= Beginning of Section =

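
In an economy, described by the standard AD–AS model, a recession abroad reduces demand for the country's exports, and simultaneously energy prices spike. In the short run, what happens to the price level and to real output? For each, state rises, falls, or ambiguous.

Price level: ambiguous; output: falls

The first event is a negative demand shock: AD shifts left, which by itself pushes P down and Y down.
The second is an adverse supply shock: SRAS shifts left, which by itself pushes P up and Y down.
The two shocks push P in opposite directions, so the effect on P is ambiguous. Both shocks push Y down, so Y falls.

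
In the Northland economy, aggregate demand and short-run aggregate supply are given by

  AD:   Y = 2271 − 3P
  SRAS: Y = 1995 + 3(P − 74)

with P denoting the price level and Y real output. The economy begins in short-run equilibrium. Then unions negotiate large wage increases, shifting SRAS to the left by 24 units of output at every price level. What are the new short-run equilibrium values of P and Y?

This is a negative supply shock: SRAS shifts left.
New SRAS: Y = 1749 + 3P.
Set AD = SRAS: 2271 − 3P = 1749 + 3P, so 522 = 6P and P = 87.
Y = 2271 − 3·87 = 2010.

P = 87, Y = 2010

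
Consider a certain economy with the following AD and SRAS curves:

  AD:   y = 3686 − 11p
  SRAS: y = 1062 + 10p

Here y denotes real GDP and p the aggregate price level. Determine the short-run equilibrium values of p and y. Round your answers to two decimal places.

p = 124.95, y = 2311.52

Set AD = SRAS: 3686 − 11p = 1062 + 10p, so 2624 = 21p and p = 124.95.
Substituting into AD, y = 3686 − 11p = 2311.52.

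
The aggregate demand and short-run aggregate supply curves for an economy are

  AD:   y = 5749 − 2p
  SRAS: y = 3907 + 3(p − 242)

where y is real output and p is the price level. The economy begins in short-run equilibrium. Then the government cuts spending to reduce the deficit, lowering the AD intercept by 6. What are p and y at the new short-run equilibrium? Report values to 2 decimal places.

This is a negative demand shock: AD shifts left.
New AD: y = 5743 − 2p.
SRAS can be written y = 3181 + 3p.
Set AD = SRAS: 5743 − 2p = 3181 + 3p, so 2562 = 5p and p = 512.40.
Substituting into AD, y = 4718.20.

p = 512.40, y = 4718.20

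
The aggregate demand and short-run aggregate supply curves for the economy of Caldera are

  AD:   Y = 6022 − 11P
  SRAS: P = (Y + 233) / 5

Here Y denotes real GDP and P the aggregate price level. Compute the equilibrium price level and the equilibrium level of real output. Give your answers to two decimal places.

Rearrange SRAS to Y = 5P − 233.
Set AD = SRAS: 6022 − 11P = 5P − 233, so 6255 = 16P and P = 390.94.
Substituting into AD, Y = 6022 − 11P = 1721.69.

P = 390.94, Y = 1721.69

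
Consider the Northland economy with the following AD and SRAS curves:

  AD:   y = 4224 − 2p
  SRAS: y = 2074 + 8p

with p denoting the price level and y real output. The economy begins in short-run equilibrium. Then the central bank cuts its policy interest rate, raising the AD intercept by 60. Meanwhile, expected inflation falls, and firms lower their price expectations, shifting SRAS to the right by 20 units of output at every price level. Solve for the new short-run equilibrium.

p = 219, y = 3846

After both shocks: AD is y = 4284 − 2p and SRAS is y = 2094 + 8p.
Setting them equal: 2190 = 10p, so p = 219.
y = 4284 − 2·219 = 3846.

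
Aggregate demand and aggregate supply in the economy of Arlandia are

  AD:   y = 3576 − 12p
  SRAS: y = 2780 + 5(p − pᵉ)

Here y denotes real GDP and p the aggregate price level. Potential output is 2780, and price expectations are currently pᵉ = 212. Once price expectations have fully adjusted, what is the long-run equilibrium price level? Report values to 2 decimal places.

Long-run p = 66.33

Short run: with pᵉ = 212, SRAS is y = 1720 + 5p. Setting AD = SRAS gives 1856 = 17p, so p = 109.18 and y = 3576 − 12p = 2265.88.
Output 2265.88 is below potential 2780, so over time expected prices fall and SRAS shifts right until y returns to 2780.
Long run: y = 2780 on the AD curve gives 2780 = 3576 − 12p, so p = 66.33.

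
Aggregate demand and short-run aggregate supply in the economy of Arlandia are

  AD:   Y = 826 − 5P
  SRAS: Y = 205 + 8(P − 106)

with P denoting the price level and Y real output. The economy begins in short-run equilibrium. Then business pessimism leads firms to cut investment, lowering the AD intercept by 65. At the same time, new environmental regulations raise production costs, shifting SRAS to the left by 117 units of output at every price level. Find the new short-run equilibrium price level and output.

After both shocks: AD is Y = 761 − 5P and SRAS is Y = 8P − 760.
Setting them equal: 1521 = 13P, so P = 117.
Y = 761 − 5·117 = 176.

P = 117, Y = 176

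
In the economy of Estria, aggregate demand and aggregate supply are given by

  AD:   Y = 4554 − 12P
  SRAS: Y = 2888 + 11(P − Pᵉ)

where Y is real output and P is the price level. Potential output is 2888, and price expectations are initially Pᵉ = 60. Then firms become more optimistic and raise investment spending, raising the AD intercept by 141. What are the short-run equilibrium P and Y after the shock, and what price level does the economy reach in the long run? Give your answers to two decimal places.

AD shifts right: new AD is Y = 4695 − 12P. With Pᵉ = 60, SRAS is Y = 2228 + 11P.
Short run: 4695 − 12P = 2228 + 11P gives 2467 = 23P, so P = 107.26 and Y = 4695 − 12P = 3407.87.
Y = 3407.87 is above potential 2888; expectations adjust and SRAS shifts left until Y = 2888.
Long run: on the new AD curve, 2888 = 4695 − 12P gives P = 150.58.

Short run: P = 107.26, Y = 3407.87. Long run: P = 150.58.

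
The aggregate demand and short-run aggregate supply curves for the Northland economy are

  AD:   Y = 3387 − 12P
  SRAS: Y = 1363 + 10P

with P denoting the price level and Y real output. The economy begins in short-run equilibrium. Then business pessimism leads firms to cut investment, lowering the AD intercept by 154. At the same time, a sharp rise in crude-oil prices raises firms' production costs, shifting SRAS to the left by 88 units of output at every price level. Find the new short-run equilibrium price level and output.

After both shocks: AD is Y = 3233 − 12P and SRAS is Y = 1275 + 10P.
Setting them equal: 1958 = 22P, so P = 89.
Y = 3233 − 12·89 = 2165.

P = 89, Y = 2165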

= End of Section =

What is being asked :: Go through the data above and return each line containing the string "Northland".

Answer space ::
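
In the Northland economy, aggregate demand and short-run aggregate supply are given by
Consider the Northland economy with the following AD and SRAS curves:
The aggregate demand and short-run aggregate supply curves for the Northland economy are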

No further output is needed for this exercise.